_Aim of the exercise_
Each line from the one containing "Charges q₁ = −7.93" through the last line of the entries below is to be transcribed exactly. Nothing else belongs in the reply.

[Records drawn from a dataset]

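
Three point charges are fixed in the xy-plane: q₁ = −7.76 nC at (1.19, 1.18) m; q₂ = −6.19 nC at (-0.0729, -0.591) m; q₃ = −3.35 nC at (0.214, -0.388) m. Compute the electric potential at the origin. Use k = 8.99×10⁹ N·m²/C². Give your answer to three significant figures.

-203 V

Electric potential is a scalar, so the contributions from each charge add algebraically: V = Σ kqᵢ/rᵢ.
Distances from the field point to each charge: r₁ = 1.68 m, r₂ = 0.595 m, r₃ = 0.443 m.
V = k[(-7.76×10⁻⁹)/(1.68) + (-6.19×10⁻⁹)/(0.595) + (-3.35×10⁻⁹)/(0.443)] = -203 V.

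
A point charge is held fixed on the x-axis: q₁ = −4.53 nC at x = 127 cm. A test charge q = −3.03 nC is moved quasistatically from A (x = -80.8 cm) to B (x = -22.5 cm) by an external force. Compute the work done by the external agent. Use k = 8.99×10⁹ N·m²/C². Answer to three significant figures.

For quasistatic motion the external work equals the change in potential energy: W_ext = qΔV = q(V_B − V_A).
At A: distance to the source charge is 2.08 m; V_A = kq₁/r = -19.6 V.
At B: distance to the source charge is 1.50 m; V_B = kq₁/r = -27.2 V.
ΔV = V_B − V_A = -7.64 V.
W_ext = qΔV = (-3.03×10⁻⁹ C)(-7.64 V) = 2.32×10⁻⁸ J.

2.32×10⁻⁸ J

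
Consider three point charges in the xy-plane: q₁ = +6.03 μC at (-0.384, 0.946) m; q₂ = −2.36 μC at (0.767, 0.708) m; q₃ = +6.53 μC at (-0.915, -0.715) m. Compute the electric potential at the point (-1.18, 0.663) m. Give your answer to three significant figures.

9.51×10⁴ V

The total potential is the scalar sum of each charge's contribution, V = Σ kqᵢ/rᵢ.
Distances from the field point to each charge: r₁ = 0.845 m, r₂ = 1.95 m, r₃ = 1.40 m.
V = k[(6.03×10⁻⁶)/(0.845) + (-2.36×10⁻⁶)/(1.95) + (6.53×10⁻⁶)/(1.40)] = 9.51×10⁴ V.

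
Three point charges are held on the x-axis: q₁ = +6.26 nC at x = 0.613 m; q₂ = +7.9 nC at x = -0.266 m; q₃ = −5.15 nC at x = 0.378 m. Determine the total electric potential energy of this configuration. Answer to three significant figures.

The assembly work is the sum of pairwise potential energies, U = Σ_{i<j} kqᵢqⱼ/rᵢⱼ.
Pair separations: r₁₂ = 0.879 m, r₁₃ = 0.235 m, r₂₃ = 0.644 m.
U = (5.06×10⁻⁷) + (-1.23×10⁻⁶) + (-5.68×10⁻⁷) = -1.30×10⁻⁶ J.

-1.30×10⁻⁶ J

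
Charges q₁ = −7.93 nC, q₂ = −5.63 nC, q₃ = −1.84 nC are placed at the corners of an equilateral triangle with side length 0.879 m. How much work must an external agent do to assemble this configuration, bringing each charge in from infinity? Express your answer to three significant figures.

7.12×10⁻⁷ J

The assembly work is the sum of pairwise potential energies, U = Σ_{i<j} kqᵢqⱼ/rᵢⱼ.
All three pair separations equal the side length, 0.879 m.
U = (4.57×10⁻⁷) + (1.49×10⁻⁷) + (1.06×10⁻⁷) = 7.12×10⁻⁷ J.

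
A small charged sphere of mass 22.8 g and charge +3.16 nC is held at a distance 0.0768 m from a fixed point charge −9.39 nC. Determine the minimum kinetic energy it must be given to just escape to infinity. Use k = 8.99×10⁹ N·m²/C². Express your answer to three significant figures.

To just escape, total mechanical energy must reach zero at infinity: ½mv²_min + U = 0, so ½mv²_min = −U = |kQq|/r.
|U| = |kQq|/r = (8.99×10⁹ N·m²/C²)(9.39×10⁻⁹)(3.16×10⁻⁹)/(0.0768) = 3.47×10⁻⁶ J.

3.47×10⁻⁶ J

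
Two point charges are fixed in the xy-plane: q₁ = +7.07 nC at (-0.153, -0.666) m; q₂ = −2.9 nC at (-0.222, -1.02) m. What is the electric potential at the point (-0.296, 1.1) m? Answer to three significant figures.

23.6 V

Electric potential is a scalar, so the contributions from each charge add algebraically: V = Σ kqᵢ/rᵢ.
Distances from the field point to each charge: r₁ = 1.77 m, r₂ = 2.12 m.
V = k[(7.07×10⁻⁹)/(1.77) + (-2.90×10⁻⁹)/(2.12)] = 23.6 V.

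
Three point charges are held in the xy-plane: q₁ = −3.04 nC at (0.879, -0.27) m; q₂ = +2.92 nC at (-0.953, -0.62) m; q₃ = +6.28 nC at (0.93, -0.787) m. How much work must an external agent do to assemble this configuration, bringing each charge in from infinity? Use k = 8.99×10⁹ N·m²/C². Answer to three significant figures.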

_Exercise solution_
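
Charges q₁ = −7.93 nC, q₂ = −5.63 nC, q₃ = −1.84 nC are placed at the corners of an equilateral triangle with side length 0.879 m. How much work must an external agent do to assemble this configuration, bringing each charge in from infinity? Express your answer to three significant figures.

7.12×10⁻⁷ J

The assembly work is the sum of pairwise potential energies, U = Σ_{i<j} kqᵢqⱼ/rᵢⱼ.
All three pair separations equal the side length, 0.879 m.
U = (4.57×10⁻⁷) + (1.49×10⁻⁷) + (1.06×10⁻⁷) = 7.12×10⁻⁷ J.

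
A small charged sphere of mass 22.8 g and charge +3.16 nC is held at a distance 0.0768 m from a fixed point charge −9.39 nC. Determine the minimum kinetic energy it must be given to just escape to infinity. Use k = 8.99×10⁹ N·m²/C². Express your answer to three significant figures.

To just escape, total mechanical energy must reach zero at infinity: ½mv²_min + U = 0, so ½mv²_min = −U = |kQq|/r.
|U| = |kQq|/r = (8.99×10⁹ N·m²/C²)(9.39×10⁻⁹)(3.16×10⁻⁹)/(0.0768) = 3.47×10⁻⁶ J.

3.47×10⁻⁶ J

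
Two point charges are fixed in the xy-plane: q₁ = +7.07 nC at (-0.153, -0.666) m; q₂ = −2.9 nC at (-0.222, -1.02) m. What is the electric potential at the point (-0.296, 1.1) m? Answer to three significant figures.

23.6 V

Electric potential is a scalar, so the contributions from each charge add algebraically: V = Σ kqᵢ/rᵢ.
Distances from the field point to each charge: r₁ = 1.77 m, r₂ = 2.12 m.
V = k[(7.07×10⁻⁹)/(1.77) + (-2.90×10⁻⁹)/(2.12)] = 23.6 V.

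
Three point charges are held in the xy-plane: q₁ = −3.04 nC at (0.879, -0.27) m; q₂ = +2.92 nC at (-0.953, -0.62) m; q₃ = +6.28 nC at (0.93, -0.787) m. How much work must an external agent do to assemble this configuration, bringing each charge in from infinity? Use k = 8.99×10⁹ N·m²/C². Answer to three significant figures.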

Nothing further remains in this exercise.